### YOUR TASK
Verbatim, and with nothing else, reproduce the data below from its first line through the line containing "Target: (1 4 2 5 3)".

BEGIN DATA FOR THIS TASK

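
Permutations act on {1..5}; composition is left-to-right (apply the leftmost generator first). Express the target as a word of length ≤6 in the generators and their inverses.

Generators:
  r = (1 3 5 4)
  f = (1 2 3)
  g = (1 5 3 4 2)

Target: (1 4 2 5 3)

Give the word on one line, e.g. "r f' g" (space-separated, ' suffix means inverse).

  after r': (1 4 5 3)
  after f: (1 4 5)(2 3)
  after g: (1 2 4 3)
  after f': (2 4)
  after r': (1 4 2 5 3)

r' f g f' r'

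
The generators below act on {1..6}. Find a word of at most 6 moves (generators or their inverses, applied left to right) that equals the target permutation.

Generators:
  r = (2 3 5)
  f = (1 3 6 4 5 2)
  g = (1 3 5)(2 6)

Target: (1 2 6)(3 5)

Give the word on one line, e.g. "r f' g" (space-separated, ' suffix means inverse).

g r r g' g'

  after g: (1 3 5)(2 6)
  after r: (1 5)(2 6 3)
  after r: (1 2 6 5)
  after g': (1 6 3)
  after g': (1 2 6)(3 5)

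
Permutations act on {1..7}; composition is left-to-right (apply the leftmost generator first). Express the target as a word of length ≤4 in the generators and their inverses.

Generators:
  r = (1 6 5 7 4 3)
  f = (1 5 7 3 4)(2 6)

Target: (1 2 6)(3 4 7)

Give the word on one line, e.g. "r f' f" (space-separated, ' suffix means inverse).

r f'

  after r: (1 6 5 7 4 3)
  after f': (1 2 6)(3 4 7)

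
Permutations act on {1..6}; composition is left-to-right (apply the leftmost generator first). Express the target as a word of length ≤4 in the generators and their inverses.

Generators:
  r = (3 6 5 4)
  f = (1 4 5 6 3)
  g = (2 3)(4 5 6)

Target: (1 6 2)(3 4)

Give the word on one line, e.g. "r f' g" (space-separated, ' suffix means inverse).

f g f

  after f: (1 4 5 6 3)
  after g: (1 5 4 6 2 3)
  after f: (1 6 2)(3 4)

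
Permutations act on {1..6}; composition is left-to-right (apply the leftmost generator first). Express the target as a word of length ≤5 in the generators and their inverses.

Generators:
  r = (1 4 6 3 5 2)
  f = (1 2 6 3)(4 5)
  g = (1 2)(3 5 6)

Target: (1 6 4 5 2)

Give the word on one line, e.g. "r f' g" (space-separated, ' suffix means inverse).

g' g' r f g

  after g': (1 2)(3 6 5)
  after g': (3 5 6)
  after r: (1 4 6 5 3 2)
  after f: (1 5)(3 6 4)
  after g: (1 6 4 5 2)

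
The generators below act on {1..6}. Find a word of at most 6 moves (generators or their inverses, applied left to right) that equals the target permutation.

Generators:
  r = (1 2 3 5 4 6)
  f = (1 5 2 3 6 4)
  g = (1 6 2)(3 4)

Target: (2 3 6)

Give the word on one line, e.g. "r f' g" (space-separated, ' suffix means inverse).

f r r g'

  after f: (1 5 2 3 6 4)
  after r: (1 4 2 5 3)
  after r: (1 6)(2 4 3)
  after g': (2 3 6)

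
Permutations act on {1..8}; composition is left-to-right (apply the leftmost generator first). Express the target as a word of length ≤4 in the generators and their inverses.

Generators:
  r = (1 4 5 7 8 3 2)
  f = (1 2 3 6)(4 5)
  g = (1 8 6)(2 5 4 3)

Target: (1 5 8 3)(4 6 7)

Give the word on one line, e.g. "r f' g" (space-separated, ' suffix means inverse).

f g r' f'

  after f: (1 2 3 6)(4 5)
  after g: (1 5 3)(6 8)
  after r': (1 4)(2 3)(5 8 6 7)
  after f': (1 5 8 3)(4 6 7)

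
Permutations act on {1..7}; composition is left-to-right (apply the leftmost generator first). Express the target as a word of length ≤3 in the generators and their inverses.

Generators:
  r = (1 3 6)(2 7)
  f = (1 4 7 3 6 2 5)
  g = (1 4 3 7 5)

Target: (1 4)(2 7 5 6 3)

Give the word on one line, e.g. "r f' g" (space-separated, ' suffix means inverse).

  after g: (1 4 3 7 5)
  after r': (1 4)(2 7 5 6 3)

g r'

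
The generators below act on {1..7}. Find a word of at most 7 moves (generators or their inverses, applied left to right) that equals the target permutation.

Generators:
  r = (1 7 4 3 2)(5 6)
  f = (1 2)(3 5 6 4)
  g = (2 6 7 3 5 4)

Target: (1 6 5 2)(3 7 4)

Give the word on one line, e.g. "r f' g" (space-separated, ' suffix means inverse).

  after g': (2 4 5 3 7 6)
  after r': (1 2 7 5 4 6 3)
  after g': (1 4 2 6 7 3)
  after g': (1 5 3)
  after r: (1 6 5 2)(3 7 4)

g' r' g' g' r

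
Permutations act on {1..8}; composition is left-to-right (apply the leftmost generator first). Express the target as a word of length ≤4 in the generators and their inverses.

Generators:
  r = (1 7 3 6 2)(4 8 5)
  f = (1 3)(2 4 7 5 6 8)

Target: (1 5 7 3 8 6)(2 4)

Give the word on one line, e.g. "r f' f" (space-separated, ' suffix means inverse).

  after r': (1 2 6 3 7)(4 5 8)
  after f: (1 4 6)(2 8 7 3 5)
  after f: (1 7)(3 6)(4 8 5)
  after f: (1 5 7 3 8 6)(2 4)

r' f f f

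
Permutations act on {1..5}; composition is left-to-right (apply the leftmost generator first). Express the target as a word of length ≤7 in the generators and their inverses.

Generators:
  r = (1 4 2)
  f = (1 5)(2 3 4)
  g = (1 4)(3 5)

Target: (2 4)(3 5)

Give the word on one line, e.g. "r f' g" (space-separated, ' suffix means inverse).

  after f: (1 5)(2 3 4)
  after g': (1 3)(2 5 4)
  after r: (1 3 4)(2 5)
  after g: (1 5 2 3)
  after f: (2 4)(3 5)

f g' r g f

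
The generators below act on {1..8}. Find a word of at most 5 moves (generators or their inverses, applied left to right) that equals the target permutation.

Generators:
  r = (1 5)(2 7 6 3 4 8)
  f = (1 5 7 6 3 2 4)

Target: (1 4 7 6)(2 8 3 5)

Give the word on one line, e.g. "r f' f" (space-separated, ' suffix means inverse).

  after r': (1 5)(2 8 4 3 6 7)
  after f': (2 8)(3 7)(4 6 5)
  after f': (1 4 7 6)(2 8 3 5)

r' f' f'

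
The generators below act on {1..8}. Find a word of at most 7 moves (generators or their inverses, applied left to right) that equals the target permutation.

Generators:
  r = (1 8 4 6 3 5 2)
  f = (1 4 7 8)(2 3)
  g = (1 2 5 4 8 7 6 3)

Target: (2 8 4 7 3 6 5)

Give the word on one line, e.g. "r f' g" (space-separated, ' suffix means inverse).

f r g f g'

  after f: (1 4 7 8)(2 3)
  after r: (1 6 3)(2 5)(4 7)
  after g: (1 3 2 4 6)(7 8)
  after f: (1 2 7)(4 6)
  after g': (2 8 4 7 3 6 5)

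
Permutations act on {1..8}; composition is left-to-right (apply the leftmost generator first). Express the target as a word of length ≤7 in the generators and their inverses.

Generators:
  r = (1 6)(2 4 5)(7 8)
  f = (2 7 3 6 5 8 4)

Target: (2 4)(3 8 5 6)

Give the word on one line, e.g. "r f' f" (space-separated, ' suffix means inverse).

  after f': (2 4 8 5 6 3 7)
  after f': (2 8 6 7 4 5 3)
  after r: (1 6 8)(2 7 5 3 4)
  after r: (2 8 6 7)(3 5)
  after f: (2 4)(3 8 5 6)

f' f' r r f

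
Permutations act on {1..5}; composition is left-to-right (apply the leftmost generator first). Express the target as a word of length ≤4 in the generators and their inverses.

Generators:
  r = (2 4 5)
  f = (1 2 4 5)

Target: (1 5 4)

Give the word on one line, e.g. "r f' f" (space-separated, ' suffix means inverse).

f f r

  after f: (1 2 4 5)
  after f: (1 4)(2 5)
  after r: (1 5 4)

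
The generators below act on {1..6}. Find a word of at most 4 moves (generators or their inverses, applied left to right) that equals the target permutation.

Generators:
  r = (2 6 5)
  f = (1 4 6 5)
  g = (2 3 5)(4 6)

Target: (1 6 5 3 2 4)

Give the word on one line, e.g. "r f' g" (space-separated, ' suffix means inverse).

  after g': (2 5 3)(4 6)
  after f: (1 4 5 3 2)
  after f: (1 6 5 3 2 4)

g' f f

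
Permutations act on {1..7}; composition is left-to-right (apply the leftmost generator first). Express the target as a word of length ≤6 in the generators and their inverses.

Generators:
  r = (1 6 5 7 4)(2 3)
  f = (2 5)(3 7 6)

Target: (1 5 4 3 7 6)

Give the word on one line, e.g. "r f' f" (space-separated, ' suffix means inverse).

f' r f r f

  after f': (2 5)(3 6 7)
  after r: (1 6 4)(2 7)(3 5)
  after f: (1 3 2 6 4)(5 7)
  after r: (1 2 5 4 6)
  after f: (1 5 4 3 7 6)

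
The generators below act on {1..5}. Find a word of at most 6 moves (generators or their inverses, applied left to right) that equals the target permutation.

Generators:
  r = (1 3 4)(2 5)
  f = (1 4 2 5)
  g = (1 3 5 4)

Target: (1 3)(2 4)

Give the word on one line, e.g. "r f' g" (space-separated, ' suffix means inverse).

f' g g r

  after f': (1 5 2 4)
  after g: (1 4 3 5 2)
  after g: (2 3 4 5)
  after r: (1 3)(2 4)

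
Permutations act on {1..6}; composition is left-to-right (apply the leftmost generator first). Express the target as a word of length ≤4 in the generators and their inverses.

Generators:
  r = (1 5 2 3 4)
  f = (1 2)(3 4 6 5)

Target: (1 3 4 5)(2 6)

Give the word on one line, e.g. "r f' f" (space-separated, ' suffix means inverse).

f r' f

  after f: (1 2)(3 4 6 5)
  after r': (1 5 2 4 6)
  after f: (1 3 4 5)(2 6)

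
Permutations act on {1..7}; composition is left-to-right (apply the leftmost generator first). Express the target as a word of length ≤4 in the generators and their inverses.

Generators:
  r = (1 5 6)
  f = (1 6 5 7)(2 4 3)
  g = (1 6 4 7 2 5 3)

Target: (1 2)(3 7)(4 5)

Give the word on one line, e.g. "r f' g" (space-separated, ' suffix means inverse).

  after g': (1 3 5 2 7 4 6)
  after f: (1 2)(3 7)(4 5)

g' f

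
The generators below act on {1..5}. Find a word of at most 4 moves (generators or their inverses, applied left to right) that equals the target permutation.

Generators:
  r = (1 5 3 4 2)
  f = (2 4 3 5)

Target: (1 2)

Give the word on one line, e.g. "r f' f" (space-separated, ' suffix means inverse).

  after r: (1 5 3 4 2)
  after f: (1 2)

r f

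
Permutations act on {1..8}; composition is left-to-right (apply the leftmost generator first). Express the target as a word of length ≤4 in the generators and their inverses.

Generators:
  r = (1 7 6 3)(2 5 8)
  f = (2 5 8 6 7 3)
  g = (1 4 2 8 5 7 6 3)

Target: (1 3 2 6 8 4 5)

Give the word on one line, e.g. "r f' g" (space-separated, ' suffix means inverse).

  after f': (2 3 7 6 8 5)
  after g': (1 3 5 4)(2 6)
  after r: (2 3 8)(4 7 6 5)
  after g': (1 3 2 6 8 4 5)

f' g' r g'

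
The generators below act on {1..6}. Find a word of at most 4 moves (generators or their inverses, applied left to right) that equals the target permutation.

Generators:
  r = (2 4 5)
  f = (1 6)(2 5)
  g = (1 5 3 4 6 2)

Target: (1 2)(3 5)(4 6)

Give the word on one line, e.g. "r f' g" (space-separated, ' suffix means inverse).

  after g: (1 5 3 4 6 2)
  after r: (1 2)(3 5)(4 6)
  after f: (1 5 3 2 6 4)
  after f: (1 2)(3 5)(4 6)

g r f f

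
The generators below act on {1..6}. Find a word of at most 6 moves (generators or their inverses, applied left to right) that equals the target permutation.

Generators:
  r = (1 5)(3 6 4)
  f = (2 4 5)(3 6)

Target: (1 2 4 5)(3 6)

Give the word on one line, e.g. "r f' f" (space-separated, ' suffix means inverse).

r r r f

  after r: (1 5)(3 6 4)
  after r: (3 4 6)
  after r: (1 5)
  after f: (1 2 4 5)(3 6)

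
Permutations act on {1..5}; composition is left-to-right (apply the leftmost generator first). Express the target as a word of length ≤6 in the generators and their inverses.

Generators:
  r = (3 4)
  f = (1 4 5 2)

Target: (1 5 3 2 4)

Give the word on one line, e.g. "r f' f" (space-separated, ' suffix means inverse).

r' f' r f'

  after r': (3 4)
  after f': (1 2 5 4 3)
  after r: (1 2 5 3)
  after f': (1 5 3 2 4)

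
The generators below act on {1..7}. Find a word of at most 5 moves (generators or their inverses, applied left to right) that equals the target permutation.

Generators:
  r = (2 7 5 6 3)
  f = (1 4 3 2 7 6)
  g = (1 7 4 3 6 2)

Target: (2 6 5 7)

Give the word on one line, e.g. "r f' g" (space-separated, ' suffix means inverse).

  after r: (2 7 5 6 3)
  after f': (1 6 4)(5 7)
  after g': (1 3 4 2 6 7 5)
  after r: (1 2 3 4 7 6 5)
  after g: (2 6 5 7)

r f' g' r g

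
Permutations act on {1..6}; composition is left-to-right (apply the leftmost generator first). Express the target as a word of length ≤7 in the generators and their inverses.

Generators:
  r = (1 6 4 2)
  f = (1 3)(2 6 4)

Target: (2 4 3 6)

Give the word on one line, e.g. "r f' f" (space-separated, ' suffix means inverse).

  after f': (1 3)(2 4 6)
  after f': (2 6 4)
  after r: (1 6 2 4)
  after f': (1 2 6 4 3)
  after r: (2 4 3 6)

f' f' r f' r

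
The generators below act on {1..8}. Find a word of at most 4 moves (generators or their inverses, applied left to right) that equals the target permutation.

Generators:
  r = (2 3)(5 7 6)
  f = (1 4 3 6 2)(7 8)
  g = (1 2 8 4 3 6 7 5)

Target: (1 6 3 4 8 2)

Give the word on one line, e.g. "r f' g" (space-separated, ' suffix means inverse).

g' r r

  after g': (1 5 7 6 3 4 8 2)
  after r: (1 7 5 6 2)(3 4 8)
  after r: (1 6 3 4 8 2)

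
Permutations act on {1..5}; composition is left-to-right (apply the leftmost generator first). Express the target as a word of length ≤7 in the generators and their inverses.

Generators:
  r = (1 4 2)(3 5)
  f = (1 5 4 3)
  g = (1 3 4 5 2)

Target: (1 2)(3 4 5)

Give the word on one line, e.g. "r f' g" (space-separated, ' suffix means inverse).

  after r': (1 2 4)(3 5)
  after g': (1 5)(2 3 4)
  after r': (1 3)(2 5)
  after g': (2 4 3)
  after r': (1 2)(3 4 5)

r' g' r' g' r'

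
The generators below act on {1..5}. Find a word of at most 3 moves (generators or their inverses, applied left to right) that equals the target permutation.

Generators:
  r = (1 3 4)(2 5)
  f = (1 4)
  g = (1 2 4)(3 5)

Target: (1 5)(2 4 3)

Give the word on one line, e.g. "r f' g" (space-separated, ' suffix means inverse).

  after g: (1 2 4)(3 5)
  after r: (1 5 4 3 2)
  after f: (1 5)(2 4 3)

g r f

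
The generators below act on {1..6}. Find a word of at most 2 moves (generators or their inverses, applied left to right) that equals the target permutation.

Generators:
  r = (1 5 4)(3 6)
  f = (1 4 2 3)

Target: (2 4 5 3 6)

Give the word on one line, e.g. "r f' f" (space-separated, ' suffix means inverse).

r' f'

  after r': (1 4 5)(3 6)
  after f': (2 4 5 3 6)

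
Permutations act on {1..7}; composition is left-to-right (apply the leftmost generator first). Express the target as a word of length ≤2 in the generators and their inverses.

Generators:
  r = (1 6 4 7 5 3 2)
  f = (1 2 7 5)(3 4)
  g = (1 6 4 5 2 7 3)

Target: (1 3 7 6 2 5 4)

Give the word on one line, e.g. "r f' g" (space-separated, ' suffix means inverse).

  after r': (1 2 3 5 7 4 6)
  after r': (1 3 7 6 2 5 4)

r' r'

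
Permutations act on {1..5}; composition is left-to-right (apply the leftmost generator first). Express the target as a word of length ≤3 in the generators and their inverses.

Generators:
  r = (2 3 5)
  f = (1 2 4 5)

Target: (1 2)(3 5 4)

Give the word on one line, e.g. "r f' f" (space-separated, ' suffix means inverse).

  after f': (1 5 4 2)
  after r': (1 3 2)(4 5)
  after r': (1 2)(3 5 4)

f' r' r'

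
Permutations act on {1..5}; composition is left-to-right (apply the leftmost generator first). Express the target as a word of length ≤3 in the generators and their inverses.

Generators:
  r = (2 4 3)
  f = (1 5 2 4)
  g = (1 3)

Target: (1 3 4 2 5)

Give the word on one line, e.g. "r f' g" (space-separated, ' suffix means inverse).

g f'

  after g: (1 3)
  after f': (1 3 4 2 5)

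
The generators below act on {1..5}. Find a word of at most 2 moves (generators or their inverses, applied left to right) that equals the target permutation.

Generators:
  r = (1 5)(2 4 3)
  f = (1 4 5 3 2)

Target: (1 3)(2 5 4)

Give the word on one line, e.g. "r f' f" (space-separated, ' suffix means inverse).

r f

  after r: (1 5)(2 4 3)
  after f: (1 3)(2 5 4)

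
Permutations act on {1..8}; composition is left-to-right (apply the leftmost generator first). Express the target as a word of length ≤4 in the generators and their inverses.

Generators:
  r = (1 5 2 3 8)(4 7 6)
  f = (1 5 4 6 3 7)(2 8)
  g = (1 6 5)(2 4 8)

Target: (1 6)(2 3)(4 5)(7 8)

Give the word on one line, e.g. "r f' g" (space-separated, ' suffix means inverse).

f' g r

  after f': (1 7 3 6 4 5)(2 8)
  after g: (1 7 3 5 6 8 4)
  after r: (1 6)(2 3)(4 5)(7 8)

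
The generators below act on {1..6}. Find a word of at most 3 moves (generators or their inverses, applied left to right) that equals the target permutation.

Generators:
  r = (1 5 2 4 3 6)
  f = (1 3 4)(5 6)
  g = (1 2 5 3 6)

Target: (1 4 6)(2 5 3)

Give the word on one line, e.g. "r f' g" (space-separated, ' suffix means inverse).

  after f: (1 3 4)(5 6)
  after f: (1 4 3)
  after g: (1 4 6)(2 5 3)

f f g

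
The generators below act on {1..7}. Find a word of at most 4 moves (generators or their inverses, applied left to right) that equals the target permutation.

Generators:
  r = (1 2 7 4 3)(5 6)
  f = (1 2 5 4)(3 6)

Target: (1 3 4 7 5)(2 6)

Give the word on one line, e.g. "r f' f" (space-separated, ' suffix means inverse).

f f r f'

  after f: (1 2 5 4)(3 6)
  after f: (1 5)(2 4)
  after r: (1 6 5 2 3)(4 7)
  after f': (1 3 4 7 5)(2 6)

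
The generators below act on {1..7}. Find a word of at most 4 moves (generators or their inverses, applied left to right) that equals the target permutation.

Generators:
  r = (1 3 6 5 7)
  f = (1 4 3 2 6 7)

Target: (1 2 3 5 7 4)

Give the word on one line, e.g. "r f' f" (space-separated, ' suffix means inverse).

  after r: (1 3 6 5 7)
  after f: (1 2 6 5)(3 7 4)
  after r': (1 2 3 5 7 4)

r f r'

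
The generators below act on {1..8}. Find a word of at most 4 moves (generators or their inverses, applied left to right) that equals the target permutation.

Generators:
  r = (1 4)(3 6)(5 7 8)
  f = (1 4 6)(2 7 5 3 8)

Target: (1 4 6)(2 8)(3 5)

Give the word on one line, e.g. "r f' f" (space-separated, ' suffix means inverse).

f r' r'

  after f: (1 4 6)(2 7 5 3 8)
  after r': (2 5 6 4 3 7 8)
  after r': (1 4 6)(2 8)(3 5)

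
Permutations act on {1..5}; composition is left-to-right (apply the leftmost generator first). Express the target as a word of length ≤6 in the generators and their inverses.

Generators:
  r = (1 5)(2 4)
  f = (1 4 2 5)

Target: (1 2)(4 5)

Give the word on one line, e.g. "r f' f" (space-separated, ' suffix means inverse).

f' f' r' r'

  after f': (1 5 2 4)
  after f': (1 2)(4 5)
  after r': (1 4)(2 5)
  after r': (1 2)(4 5)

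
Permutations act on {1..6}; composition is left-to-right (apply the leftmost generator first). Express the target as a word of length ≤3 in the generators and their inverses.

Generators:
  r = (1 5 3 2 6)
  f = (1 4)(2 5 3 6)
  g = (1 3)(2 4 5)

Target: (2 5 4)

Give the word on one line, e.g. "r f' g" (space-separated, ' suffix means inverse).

  after g: (1 3)(2 4 5)
  after g: (2 5 4)

g g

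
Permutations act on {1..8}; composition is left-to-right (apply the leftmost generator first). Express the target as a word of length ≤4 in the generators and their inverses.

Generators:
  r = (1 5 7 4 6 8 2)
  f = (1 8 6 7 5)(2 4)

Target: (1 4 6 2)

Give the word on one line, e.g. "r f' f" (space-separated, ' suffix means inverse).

r' f'

  after r': (1 2 8 6 4 7 5)
  after f': (1 4 6 2)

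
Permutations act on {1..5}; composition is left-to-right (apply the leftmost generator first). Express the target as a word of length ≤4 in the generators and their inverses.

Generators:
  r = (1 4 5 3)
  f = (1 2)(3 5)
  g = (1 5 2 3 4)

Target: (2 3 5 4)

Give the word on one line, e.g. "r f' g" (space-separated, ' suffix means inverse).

r g

  after r: (1 4 5 3)
  after g: (2 3 5 4)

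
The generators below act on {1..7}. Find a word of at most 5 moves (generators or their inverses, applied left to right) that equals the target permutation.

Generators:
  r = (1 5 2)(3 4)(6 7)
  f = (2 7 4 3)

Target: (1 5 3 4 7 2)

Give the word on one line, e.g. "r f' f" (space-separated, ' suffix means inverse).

  after r: (1 5 2)(3 4)(6 7)
  after r: (1 2 5)
  after r: (3 4)(6 7)
  after r: (1 5 2)
  after f': (1 5 3 4 7 2)

r r r r f'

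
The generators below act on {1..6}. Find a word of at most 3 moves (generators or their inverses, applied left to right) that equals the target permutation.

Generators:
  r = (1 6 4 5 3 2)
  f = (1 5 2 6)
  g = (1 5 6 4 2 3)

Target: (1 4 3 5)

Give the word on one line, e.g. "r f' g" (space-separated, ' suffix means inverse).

f g g

  after f: (1 5 2 6)
  after g: (1 6 5 3)(2 4)
  after g: (1 4 3 5)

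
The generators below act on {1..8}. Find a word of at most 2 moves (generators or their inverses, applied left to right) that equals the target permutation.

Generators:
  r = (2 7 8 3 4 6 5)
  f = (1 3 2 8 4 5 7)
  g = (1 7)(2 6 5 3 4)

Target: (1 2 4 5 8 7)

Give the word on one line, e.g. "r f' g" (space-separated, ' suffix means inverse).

g r'

  after g: (1 7)(2 6 5 3 4)
  after r': (1 2 4 5 8 7)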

END DATA FOR THIS TASK

### RESULT
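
Permutations act on {1..5}; composition is left-to-right (apply the leftmost generator first). Express the target as a word of length ≤6 in the generators and their inverses.

Generators:
  r = (1 3 5 4)
  f = (1 2 3)
  g = (1 5 3 4 2)

Target: (1 4 2 5 3)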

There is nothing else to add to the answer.